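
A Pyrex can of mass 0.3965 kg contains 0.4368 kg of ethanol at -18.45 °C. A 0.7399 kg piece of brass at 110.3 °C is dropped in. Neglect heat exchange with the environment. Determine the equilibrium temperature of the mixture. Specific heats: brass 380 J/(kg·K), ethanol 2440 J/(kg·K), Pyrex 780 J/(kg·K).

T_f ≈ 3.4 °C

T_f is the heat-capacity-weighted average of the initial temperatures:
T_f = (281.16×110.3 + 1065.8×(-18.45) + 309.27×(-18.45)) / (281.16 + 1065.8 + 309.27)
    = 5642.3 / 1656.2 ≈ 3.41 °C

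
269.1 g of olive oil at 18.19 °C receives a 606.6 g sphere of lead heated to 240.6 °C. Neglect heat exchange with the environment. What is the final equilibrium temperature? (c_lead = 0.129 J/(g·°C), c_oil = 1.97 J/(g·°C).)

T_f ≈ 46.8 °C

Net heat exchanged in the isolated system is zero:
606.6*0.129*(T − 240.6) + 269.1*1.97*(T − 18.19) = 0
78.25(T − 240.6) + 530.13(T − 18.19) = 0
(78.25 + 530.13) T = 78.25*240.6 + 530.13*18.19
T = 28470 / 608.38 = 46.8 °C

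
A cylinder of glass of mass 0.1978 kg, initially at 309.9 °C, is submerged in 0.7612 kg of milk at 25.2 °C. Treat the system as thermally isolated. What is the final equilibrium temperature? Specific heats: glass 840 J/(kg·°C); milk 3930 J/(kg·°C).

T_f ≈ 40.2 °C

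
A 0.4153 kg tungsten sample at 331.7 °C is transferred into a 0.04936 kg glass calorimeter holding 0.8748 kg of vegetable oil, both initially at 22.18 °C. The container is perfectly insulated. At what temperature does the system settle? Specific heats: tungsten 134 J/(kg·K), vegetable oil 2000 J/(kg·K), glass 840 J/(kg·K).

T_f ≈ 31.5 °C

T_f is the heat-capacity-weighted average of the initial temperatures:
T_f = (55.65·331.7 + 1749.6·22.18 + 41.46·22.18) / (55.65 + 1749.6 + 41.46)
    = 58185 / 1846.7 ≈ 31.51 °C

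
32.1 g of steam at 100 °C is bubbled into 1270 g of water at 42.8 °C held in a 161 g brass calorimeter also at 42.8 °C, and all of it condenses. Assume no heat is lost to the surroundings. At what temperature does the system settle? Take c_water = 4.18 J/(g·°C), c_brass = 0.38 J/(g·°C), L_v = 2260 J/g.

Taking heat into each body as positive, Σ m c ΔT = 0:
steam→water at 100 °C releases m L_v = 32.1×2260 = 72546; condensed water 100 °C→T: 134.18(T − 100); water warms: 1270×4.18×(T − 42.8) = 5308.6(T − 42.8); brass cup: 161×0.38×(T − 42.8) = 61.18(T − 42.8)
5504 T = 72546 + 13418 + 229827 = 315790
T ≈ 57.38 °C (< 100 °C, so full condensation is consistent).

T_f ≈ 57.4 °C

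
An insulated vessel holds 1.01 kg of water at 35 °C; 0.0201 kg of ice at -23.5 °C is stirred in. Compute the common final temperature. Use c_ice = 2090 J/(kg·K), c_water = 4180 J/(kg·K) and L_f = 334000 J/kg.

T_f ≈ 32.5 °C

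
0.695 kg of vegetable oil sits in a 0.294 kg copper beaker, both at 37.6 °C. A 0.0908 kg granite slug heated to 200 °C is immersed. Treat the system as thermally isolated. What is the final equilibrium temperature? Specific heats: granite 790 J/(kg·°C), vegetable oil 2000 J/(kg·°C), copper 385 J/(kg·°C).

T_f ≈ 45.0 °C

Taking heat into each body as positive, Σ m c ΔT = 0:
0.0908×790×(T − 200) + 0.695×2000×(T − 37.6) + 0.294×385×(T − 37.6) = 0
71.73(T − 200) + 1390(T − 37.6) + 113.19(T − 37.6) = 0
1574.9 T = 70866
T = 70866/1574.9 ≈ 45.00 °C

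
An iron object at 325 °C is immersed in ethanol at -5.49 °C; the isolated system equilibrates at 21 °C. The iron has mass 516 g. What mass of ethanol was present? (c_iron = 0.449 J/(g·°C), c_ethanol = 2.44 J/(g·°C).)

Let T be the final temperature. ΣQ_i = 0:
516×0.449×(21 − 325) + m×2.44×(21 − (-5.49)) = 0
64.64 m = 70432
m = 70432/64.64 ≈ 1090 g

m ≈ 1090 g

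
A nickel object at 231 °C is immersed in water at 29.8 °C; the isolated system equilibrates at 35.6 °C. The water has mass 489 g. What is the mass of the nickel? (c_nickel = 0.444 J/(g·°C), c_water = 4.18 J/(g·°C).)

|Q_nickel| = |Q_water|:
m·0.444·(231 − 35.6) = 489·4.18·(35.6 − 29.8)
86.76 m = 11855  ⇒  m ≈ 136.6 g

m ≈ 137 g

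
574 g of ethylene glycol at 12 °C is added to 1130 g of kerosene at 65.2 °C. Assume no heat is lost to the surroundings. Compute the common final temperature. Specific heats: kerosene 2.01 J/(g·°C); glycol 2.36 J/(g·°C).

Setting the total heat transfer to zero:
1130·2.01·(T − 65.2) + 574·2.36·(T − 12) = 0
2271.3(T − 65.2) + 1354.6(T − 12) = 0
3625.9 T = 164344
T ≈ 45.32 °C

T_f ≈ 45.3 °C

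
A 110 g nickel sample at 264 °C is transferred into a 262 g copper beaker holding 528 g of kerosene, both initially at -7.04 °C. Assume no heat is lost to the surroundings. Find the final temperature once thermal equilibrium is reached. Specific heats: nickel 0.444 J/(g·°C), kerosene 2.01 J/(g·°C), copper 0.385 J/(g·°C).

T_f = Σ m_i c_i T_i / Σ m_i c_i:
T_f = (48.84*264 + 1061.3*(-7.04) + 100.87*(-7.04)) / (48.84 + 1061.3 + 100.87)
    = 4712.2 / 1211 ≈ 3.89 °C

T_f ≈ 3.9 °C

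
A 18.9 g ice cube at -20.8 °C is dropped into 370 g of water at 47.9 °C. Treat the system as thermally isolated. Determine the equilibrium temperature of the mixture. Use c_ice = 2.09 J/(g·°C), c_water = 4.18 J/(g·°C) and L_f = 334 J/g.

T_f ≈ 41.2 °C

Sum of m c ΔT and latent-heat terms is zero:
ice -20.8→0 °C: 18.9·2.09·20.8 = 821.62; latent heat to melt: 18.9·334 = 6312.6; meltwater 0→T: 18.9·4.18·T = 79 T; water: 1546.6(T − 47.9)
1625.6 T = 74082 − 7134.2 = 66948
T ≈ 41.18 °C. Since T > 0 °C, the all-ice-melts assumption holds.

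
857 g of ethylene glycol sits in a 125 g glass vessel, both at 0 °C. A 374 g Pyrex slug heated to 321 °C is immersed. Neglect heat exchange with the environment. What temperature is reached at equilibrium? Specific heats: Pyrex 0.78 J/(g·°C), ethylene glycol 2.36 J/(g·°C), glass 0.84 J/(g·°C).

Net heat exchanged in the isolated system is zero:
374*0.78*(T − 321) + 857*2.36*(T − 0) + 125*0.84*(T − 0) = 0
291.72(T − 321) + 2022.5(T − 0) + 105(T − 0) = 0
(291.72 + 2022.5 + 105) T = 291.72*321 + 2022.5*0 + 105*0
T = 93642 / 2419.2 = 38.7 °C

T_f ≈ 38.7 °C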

---

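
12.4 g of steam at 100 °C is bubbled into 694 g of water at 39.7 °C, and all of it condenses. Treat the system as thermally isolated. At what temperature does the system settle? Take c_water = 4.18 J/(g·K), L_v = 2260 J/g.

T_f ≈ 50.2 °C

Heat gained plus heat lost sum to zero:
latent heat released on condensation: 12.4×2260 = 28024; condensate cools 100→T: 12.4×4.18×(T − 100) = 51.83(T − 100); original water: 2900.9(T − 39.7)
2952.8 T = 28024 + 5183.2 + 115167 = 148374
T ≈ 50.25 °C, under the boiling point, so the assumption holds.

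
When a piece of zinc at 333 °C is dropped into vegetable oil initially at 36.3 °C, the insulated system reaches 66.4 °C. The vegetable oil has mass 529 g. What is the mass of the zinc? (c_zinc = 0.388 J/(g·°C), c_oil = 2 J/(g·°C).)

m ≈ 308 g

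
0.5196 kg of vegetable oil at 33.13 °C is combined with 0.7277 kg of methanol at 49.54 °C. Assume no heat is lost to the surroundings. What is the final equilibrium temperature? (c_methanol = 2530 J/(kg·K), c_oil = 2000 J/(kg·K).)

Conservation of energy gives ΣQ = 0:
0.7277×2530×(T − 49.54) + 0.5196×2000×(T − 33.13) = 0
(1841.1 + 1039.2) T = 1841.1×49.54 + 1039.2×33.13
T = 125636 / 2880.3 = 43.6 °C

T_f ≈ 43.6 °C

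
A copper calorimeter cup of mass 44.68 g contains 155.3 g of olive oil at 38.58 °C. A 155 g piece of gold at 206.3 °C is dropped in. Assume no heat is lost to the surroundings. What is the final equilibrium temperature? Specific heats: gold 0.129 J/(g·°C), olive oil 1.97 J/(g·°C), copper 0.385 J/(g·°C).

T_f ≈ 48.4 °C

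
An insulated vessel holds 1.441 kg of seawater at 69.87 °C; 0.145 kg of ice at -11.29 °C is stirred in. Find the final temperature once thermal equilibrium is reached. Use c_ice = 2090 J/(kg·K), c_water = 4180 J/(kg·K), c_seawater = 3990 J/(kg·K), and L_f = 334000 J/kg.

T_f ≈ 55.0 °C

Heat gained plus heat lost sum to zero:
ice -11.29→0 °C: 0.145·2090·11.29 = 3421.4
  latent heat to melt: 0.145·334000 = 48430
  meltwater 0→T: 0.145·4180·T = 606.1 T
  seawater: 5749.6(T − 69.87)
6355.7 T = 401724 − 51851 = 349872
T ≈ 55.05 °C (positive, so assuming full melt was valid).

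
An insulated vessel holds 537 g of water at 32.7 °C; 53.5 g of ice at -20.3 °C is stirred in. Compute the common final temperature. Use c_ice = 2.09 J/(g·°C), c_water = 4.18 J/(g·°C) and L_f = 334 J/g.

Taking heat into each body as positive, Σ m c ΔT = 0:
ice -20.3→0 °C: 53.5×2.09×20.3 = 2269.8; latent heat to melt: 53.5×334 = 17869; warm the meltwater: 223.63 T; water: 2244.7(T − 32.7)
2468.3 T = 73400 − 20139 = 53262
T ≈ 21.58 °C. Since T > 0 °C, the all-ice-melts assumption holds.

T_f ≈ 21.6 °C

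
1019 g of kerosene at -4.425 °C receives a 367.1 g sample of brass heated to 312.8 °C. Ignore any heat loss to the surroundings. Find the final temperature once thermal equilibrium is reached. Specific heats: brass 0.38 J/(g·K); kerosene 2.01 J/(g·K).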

--

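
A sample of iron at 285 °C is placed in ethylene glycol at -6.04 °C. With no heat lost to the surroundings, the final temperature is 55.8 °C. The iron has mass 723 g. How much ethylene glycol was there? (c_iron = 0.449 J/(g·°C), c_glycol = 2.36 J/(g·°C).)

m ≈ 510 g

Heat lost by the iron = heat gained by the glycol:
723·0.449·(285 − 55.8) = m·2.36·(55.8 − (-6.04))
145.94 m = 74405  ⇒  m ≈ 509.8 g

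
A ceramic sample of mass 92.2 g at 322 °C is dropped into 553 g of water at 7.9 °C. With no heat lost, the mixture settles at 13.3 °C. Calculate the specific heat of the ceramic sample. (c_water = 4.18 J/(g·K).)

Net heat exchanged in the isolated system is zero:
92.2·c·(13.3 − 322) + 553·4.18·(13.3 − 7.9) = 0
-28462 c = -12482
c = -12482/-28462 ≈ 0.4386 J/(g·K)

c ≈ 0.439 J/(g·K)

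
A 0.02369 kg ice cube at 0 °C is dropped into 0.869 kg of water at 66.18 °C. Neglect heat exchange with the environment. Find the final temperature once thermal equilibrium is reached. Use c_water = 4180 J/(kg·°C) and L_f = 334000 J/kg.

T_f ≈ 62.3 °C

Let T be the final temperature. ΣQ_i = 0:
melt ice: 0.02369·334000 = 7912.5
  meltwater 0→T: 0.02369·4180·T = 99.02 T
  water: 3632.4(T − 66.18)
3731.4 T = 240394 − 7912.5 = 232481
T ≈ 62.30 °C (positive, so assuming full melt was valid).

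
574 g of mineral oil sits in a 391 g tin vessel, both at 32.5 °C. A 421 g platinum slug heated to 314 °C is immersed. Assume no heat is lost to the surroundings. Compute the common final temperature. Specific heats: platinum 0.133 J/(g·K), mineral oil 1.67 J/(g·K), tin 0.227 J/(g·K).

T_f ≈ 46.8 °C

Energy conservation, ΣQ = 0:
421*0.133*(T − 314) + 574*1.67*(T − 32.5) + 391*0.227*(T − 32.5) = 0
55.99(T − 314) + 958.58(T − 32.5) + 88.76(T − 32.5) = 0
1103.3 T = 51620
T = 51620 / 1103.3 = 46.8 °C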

**Task statement:**
Your reply is to repeat, unchanged, the lines above running from the one with "An insulated vessel holds 1.441" up to and including the one with "1019 g of kerosene".

**Answer area:**
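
An insulated vessel holds 1.441 kg of seawater at 69.87 °C; 0.145 kg of ice at -11.29 °C is stirred in. Find the final temperature once thermal equilibrium is reached. Use c_ice = 2090 J/(kg·K), c_water = 4180 J/(kg·K), c_seawater = 3990 J/(kg·K), and L_f = 334000 J/kg.

T_f ≈ 55.0 °C

Heat gained plus heat lost sum to zero:
ice -11.29→0 °C: 0.145·2090·11.29 = 3421.4
  latent heat to melt: 0.145·334000 = 48430
  meltwater 0→T: 0.145·4180·T = 606.1 T
  seawater: 5749.6(T − 69.87)
6355.7 T = 401724 − 51851 = 349872
T ≈ 55.05 °C (positive, so assuming full melt was valid).

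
An insulated vessel holds 537 g of water at 32.7 °C; 53.5 g of ice at -20.3 °C is stirred in. Compute the common final temperature. Use c_ice = 2.09 J/(g·°C), c_water = 4.18 J/(g·°C) and L_f = 334 J/g.

Taking heat into each body as positive, Σ m c ΔT = 0:
ice -20.3→0 °C: 53.5×2.09×20.3 = 2269.8; latent heat to melt: 53.5×334 = 17869; warm the meltwater: 223.63 T; water: 2244.7(T − 32.7)
2468.3 T = 73400 − 20139 = 53262
T ≈ 21.58 °C. Since T > 0 °C, the all-ice-melts assumption holds.

T_f ≈ 21.6 °C

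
1019 g of kerosene at -4.425 °C receives a 367.1 g sample of brass heated to 312.8 °C. Ignore any heat loss to the surroundings. Find the final temperature once thermal equilibrium is reached. Specific heats: brass 0.38 J/(g·K); kerosene 2.01 J/(g·K).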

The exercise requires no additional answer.